--- START ---
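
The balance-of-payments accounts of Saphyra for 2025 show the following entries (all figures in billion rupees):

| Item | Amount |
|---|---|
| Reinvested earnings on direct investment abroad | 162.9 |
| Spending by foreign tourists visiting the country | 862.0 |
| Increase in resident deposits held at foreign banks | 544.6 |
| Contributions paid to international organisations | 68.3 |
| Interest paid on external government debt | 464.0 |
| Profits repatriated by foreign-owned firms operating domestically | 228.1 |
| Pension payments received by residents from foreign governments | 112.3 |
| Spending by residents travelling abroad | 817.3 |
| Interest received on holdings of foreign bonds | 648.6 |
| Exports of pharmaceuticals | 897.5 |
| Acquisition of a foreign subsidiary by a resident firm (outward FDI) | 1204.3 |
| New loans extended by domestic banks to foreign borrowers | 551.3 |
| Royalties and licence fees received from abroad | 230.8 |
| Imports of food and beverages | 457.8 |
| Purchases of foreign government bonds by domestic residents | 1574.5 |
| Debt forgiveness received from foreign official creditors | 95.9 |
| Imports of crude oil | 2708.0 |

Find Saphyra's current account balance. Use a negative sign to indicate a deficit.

-1829.4

Goods: 897.5 - 2708.0 - 457.8 = -2268.3
Services: -817.3 + 230.8 + 862.0 = 275.5
Primary income: -228.1 - 464.0 + 162.9 + 648.6 = 119.4
Secondary income: 112.3 - 68.3 = 44.0
Current account = (-2268.3) + 275.5 + 119.4 + 44.0 = -1829.4
(Excluded from the current account — financial account: increase in resident deposits held at foreign banks 544.6, acquisition of a foreign subsidiary by a resident firm (outward FDI) 1204.3, new loans extended by domestic banks to foreign borrowers 551.3, purchases of foreign government bonds by domestic residents 1574.5; capital account: debt forgiveness received from foreign official creditors 95.9.)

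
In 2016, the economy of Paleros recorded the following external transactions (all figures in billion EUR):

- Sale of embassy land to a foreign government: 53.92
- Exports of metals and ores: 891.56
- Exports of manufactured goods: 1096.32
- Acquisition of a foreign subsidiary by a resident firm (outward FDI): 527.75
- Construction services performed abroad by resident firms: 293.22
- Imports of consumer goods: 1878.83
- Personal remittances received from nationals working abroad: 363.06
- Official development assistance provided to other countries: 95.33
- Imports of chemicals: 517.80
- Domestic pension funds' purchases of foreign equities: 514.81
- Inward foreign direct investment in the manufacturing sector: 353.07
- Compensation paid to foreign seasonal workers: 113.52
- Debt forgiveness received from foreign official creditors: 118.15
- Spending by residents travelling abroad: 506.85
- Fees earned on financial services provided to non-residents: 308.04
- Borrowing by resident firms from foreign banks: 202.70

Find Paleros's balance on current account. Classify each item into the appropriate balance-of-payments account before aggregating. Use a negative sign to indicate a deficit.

-160.13

Goods: -1878.83 + 1096.32 + 891.56 - 517.80 = -408.75
Services: -506.85 + 293.22 + 308.04 = 94.41
Primary income: -113.52
Secondary income: -95.33 + 363.06 = 267.73
Current account = (-408.75) + 94.41 + (-113.52) + 267.73 = -160.13
(Excluded from the current account — capital account: sale of embassy land to a foreign government 53.92, debt forgiveness received from foreign official creditors 118.15; financial account: acquisition of a foreign subsidiary by a resident firm (outward FDI) 527.75, domestic pension funds' purchases of foreign equities 514.81, inward foreign direct investment in the manufacturing sector 353.07, borrowing by resident firms from foreign banks 202.70.)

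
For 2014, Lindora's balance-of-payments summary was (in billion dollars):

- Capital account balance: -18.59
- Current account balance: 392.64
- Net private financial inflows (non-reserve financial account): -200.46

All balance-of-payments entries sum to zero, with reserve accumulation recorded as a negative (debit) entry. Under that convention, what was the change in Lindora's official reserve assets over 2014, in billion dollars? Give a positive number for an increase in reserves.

173.59

Official reserve transactions balance = -(392.64 + (-18.59) + (-200.46)) = -173.59
An accumulation of reserves is recorded as a debit (negative entry), so the change in the stock of reserves is the negative of that balance.
Change in official reserves = -(-173.59) = 173.59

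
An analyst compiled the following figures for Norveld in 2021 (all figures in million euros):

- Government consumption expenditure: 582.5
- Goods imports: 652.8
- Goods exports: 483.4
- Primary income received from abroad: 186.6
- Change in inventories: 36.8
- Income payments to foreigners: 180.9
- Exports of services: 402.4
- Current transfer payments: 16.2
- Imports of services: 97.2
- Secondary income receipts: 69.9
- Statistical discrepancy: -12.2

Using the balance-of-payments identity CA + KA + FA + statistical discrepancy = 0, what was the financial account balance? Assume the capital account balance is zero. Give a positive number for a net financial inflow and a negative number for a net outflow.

Goods balance = 483.4 - 652.8 = -169.4
Services balance = 402.4 - 97.2 = 305.2
Trade balance (goods + services) = -169.4 + 305.2 = 135.8
Net primary income = 186.6 - 180.9 = 5.7
Net secondary income = 69.9 - 16.2 = 53.7
Current account = 135.8 + 5.7 + 53.7 = 195.2
Financial account = -(195.2 + (-12.2)) = -183.0

-183.0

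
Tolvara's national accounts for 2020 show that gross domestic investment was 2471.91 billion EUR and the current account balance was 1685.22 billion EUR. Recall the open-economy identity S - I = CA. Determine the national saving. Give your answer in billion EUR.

S - I = CA (net lending to the rest of the world).
S = I + CA = 2471.91 + 1685.22 = 4157.13

4157.13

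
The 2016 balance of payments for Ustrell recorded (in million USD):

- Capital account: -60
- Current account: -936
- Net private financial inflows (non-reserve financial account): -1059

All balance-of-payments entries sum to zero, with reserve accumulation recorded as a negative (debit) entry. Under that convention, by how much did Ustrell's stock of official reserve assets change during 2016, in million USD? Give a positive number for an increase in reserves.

-2055

Official reserve transactions balance = -((-936) + (-60) + (-1059)) = 2055
An accumulation of reserves is recorded as a debit (negative entry), so the change in the stock of reserves is the negative of that balance.
Change in official reserves = -(2055) = -2055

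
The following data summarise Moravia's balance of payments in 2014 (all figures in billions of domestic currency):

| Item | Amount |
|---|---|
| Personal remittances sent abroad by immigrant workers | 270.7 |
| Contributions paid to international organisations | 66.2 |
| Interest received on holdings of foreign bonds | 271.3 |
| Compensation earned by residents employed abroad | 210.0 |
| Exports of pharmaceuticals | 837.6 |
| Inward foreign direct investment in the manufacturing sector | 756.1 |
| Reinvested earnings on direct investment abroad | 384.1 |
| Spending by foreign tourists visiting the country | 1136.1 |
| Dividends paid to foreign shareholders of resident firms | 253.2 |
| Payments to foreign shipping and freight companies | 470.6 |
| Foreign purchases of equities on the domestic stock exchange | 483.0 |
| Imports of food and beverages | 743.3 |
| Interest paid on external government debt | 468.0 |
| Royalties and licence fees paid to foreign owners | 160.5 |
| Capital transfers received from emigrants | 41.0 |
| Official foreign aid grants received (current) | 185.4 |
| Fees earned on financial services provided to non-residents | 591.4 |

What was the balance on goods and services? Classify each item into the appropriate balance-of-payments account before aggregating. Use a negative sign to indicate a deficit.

1190.7

Goods: 837.6 - 743.3 = 94.3
Services: 591.4 - 470.6 - 160.5 + 1136.1 = 1096.4
Trade balance = 94.3 + 1096.4 = 1190.7
(Excluded from the trade balance — secondary income: personal remittances sent abroad by immigrant workers 270.7, contributions paid to international organisations 66.2, official foreign aid grants received (current) 185.4; primary income: interest received on holdings of foreign bonds 271.3, compensation earned by residents employed abroad 210.0, reinvested earnings on direct investment abroad 384.1, dividends paid to foreign shareholders of resident firms 253.2, interest paid on external government debt 468.0; financial account: inward foreign direct investment in the manufacturing sector 756.1, foreign purchases of equities on the domestic stock exchange 483.0; capital account: capital transfers received from emigrants 41.0.)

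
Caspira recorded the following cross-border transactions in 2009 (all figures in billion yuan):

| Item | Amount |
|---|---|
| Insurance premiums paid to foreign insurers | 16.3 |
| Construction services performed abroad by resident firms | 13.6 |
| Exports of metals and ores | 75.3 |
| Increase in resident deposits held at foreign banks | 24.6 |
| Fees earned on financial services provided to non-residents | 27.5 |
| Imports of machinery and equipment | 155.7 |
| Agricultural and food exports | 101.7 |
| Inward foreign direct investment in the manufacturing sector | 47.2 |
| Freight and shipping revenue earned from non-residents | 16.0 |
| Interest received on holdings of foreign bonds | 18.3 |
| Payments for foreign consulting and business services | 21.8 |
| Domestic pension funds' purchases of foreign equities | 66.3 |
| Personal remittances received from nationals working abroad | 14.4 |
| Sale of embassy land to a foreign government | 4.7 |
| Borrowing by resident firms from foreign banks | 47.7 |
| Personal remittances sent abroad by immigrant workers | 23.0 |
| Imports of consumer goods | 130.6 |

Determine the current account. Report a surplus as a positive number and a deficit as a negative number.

Goods: 75.3 - 130.6 - 155.7 + 101.7 = -109.3
Services: 13.6 + 16.0 + 27.5 - 21.8 - 16.3 = 19.0
Primary income: 18.3
Secondary income: 14.4 - 23.0 = -8.6
Current account = (-109.3) + 19.0 + 18.3 + (-8.6) = -80.6
(Excluded from the current account — financial account: increase in resident deposits held at foreign banks 24.6, inward foreign direct investment in the manufacturing sector 47.2, domestic pension funds' purchases of foreign equities 66.3, borrowing by resident firms from foreign banks 47.7; capital account: sale of embassy land to a foreign government 4.7.)

-80.6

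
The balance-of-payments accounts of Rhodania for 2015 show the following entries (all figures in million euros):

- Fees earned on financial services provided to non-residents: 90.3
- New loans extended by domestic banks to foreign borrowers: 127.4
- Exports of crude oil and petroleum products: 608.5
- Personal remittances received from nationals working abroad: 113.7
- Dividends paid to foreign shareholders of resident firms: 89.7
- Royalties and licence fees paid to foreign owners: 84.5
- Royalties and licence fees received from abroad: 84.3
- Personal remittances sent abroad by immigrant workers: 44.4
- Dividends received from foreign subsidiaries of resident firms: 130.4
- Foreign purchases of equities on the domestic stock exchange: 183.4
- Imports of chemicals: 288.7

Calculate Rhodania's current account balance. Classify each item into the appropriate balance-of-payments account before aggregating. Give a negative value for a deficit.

Goods: 608.5 - 288.7 = 319.8
Services: 84.3 - 84.5 + 90.3 = 90.1
Primary income: -89.7 + 130.4 = 40.7
Secondary income: -44.4 + 113.7 = 69.3
Current account = 319.8 + 90.1 + 40.7 + 69.3 = 519.9
(Excluded from the current account — financial account: new loans extended by domestic banks to foreign borrowers 127.4, foreign purchases of equities on the domestic stock exchange 183.4.)

519.9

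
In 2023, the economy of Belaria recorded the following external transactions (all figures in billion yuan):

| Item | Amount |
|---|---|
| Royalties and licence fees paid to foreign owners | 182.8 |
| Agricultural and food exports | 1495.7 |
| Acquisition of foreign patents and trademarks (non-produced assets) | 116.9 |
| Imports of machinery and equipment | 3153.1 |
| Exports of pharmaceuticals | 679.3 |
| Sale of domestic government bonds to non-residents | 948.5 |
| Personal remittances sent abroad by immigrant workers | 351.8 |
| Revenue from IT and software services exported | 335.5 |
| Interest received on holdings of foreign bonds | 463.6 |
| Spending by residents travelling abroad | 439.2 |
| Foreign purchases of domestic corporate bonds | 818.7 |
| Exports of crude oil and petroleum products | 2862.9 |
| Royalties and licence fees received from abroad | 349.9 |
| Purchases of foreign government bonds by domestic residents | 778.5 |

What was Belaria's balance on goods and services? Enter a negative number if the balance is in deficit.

Goods: 2862.9 + 679.3 + 1495.7 - 3153.1 = 1884.8
Services: -182.8 - 439.2 + 335.5 + 349.9 = 63.4
Trade balance = 1884.8 + 63.4 = 1948.2
(Excluded from the trade balance — capital account: acquisition of foreign patents and trademarks (non-produced assets) 116.9; financial account: sale of domestic government bonds to non-residents 948.5, foreign purchases of domestic corporate bonds 818.7, purchases of foreign government bonds by domestic residents 778.5; secondary income: personal remittances sent abroad by immigrant workers 351.8; primary income: interest received on holdings of foreign bonds 463.6.)

1948.2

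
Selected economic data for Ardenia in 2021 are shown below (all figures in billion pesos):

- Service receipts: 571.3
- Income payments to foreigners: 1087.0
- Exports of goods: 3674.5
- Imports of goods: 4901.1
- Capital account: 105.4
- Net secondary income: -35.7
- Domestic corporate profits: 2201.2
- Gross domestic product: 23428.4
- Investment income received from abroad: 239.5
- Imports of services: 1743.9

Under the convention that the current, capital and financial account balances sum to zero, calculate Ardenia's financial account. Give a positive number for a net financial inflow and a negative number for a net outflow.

Goods balance = 3674.5 - 4901.1 = -1226.6
Services balance = 571.3 - 1743.9 = -1172.6
Trade balance (goods + services) = -1226.6 + (-1172.6) = -2399.2
Net primary income = 239.5 - 1087.0 = -847.5
Net secondary income = -35.7
Current account = -2399.2 + (-847.5) + (-35.7) = -3282.4
Financial account = -(-3282.4 + 105.4) = 3177.0

3177.0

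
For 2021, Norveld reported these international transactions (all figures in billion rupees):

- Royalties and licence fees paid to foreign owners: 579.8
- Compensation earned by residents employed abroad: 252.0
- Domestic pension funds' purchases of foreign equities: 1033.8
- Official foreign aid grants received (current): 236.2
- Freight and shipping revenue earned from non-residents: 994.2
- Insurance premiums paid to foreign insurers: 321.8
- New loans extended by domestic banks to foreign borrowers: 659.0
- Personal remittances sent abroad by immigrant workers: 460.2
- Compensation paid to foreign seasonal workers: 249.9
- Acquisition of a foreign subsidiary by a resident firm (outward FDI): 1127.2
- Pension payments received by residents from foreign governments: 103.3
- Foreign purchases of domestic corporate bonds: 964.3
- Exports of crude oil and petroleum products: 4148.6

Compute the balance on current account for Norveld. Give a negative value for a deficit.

Goods: 4148.6
Services: -321.8 - 579.8 + 994.2 = 92.6
Primary income: -249.9 + 252.0 = 2.1
Secondary income: 236.2 + 103.3 - 460.2 = -120.7
Current account = 4148.6 + 92.6 + 2.1 + (-120.7) = 4122.6
(Excluded from the current account — financial account: domestic pension funds' purchases of foreign equities 1033.8, new loans extended by domestic banks to foreign borrowers 659.0, acquisition of a foreign subsidiary by a resident firm (outward FDI) 1127.2, foreign purchases of domestic corporate bonds 964.3.)

4122.6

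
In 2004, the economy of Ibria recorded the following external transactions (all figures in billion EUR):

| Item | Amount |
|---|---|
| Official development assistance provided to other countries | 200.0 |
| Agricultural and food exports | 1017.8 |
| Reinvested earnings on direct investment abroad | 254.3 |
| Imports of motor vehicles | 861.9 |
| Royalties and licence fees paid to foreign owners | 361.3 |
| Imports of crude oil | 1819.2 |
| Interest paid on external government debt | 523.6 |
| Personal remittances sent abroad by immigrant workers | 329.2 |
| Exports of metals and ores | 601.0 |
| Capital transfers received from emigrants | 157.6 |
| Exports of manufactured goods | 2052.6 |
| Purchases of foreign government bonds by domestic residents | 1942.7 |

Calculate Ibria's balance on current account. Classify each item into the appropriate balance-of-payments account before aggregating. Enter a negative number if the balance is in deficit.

Goods: 2052.6 + 1017.8 - 861.9 + 601.0 - 1819.2 = 990.3
Services: -361.3
Primary income: -523.6 + 254.3 = -269.3
Secondary income: -329.2 - 200.0 = -529.2
Current account = 990.3 + (-361.3) + (-269.3) + (-529.2) = -169.5
(Excluded from the current account — capital account: capital transfers received from emigrants 157.6; financial account: purchases of foreign government bonds by domestic residents 1942.7.)

-169.5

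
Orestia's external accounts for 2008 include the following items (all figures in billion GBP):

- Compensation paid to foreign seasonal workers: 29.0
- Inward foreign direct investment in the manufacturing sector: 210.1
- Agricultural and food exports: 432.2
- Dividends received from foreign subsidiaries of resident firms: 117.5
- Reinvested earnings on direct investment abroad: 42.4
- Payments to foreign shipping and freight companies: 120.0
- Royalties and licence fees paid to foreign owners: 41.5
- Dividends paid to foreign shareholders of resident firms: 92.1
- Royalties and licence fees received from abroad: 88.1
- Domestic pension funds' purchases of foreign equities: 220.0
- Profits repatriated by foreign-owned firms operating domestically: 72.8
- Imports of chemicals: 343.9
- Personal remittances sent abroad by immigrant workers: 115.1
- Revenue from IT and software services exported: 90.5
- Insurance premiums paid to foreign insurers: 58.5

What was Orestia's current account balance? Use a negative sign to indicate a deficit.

-102.2

Goods: 432.2 - 343.9 = 88.3
Services: -58.5 + 88.1 - 41.5 + 90.5 - 120.0 = -41.4
Primary income: -72.8 + 117.5 - 92.1 + 42.4 - 29.0 = -34.0
Secondary income: -115.1
Current account = 88.3 + (-41.4) + (-34.0) + (-115.1) = -102.2
(Excluded from the current account — financial account: inward foreign direct investment in the manufacturing sector 210.1, domestic pension funds' purchases of foreign equities 220.0.)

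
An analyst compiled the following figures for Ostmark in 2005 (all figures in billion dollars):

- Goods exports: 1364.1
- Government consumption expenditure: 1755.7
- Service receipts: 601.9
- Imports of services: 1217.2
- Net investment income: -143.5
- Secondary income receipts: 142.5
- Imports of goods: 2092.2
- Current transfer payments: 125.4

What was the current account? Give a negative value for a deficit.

Goods balance = 1364.1 - 2092.2 = -728.1
Services balance = 601.9 - 1217.2 = -615.3
Trade balance (goods + services) = -728.1 + (-615.3) = -1343.4
Net primary income = -143.5
Net secondary income = 142.5 - 125.4 = 17.1
Current account = -1343.4 + (-143.5) + 17.1 = -1469.8

-1469.8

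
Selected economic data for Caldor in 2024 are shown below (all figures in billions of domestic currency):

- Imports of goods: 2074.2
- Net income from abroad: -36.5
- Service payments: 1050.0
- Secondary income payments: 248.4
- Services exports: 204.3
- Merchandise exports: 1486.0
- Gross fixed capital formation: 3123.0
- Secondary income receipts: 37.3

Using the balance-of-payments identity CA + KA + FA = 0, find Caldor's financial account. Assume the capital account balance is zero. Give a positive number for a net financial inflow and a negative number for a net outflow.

Goods balance = 1486.0 - 2074.2 = -588.2
Services balance = 204.3 - 1050.0 = -845.7
Trade balance (goods + services) = -588.2 + (-845.7) = -1433.9
Net primary income = -36.5
Net secondary income = 37.3 - 248.4 = -211.1
Current account = -1433.9 + (-36.5) + (-211.1) = -1681.5
Financial account = -(-1681.5) = 1681.5

1681.5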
--- END ---
• _Task description_:
Each of the lines from the one holding "- Secondary income payments: 248.4" through the final line of the entries is to be set down exactly, and no others.

• _Response to this exercise_:
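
- Secondary income payments: 248.4
- Services exports: 204.3
- Merchandise exports: 1486.0
- Gross fixed capital formation: 3123.0
- Secondary income receipts: 37.3

Using the balance-of-payments identity CA + KA + FA = 0, find Caldor's financial account. Assume the capital account balance is zero. Give a positive number for a net financial inflow and a negative number for a net outflow.

Goods balance = 1486.0 - 2074.2 = -588.2
Services balance = 204.3 - 1050.0 = -845.7
Trade balance (goods + services) = -588.2 + (-845.7) = -1433.9
Net primary income = -36.5
Net secondary income = 37.3 - 248.4 = -211.1
Current account = -1433.9 + (-36.5) + (-211.1) = -1681.5
Financial account = -(-1681.5) = 1681.5

1681.5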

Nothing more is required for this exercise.